= Exercise details =
Among the entries, how many lines hold the word "sqrt"? Respond with that number only.

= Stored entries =
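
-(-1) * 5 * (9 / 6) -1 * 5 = 5 / 2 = 2.50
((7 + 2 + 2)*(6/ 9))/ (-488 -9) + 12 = 17870/ 1491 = 11.99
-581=-581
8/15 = 0.53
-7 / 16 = -0.44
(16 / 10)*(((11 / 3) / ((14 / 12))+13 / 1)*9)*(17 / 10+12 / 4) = 191196 / 175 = 1092.55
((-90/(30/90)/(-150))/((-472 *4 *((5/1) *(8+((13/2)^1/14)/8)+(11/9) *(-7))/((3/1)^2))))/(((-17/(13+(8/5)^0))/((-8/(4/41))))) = -5858244/320844655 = -0.02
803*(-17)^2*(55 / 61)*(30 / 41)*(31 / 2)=5935113525 / 2501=2373096.17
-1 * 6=-6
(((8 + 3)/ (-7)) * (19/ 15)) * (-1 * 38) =7942/ 105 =75.64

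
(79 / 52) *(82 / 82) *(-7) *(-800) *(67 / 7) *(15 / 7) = 15879000 / 91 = 174494.51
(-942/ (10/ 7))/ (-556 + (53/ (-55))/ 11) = 398937/ 336433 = 1.19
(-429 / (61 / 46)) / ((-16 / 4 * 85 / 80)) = 78936 / 1037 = 76.12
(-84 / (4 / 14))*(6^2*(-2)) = 21168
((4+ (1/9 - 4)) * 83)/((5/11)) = 913/45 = 20.29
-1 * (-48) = 48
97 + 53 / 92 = 8977 / 92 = 97.58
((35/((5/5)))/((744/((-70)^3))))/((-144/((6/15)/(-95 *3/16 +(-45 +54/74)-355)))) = -22209250/206666181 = -0.11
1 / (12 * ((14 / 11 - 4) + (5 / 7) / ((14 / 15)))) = -539 / 12690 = -0.04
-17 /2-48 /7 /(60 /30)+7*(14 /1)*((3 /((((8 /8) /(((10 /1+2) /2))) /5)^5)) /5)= 20003759833 /14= 1428839988.07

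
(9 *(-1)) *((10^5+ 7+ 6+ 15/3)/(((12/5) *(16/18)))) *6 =-20253645/8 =-2531705.62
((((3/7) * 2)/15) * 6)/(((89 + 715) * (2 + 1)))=1/7035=0.00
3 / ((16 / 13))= 39 / 16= 2.44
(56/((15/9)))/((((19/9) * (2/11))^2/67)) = 27580014/1805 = 15279.79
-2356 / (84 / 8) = -4712 / 21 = -224.38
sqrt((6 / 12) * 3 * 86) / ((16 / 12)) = 3 * sqrt(129) / 4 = 8.52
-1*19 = -19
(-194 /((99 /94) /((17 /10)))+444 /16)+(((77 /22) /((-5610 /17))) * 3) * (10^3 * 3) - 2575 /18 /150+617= 698539 /2970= 235.20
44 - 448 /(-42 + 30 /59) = 8384 /153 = 54.80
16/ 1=16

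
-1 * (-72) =72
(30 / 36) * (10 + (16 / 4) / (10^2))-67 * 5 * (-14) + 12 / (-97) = 13671887 / 2910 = 4698.24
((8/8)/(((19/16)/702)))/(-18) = -624/19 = -32.84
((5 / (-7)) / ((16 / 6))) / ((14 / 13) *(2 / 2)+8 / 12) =-585 / 3808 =-0.15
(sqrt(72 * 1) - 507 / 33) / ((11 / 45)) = -7605 / 121+270 * sqrt(2) / 11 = -28.14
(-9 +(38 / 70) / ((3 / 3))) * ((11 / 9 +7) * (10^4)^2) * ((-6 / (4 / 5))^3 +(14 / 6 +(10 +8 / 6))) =536483720000000 / 189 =2838538201058.20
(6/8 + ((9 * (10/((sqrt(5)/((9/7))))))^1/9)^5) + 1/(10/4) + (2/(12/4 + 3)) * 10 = 269/60 + 47239200 * sqrt(5)/16807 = 6289.37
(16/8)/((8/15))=15/4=3.75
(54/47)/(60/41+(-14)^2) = 1107/190256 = 0.01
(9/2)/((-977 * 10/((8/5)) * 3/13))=-78/24425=-0.00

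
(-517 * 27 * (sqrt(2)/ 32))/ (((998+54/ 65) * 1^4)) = -907335 * sqrt(2)/ 2077568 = -0.62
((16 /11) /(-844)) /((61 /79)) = -0.00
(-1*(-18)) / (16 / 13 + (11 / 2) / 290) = 15080 / 1047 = 14.40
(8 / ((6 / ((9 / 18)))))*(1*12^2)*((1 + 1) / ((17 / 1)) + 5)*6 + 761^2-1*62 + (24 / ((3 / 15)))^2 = 10138915 / 17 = 596406.76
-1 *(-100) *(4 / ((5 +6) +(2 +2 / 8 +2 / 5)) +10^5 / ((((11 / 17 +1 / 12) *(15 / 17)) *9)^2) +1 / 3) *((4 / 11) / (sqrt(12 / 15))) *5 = 486528806017000 *sqrt(5) / 1800079281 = 604368.65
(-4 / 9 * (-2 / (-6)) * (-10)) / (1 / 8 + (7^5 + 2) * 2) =64 / 1452303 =0.00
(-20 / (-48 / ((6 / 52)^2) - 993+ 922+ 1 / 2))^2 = 576 / 19456921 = 0.00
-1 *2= -2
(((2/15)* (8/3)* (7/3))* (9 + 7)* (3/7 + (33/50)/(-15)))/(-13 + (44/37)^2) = -117931136/267654375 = -0.44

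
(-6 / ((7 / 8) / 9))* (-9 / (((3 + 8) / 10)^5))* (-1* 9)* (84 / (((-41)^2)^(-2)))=-118654834694400000 / 161051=-736753169458.12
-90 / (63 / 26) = -260 / 7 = -37.14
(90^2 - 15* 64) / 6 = 1190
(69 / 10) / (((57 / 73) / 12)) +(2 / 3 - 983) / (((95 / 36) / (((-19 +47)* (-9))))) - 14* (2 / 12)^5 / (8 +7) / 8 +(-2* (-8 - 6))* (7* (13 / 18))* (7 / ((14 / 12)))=840040222331 / 8864640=94763.04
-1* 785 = -785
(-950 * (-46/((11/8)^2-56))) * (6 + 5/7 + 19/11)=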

= Solution to this problem =
5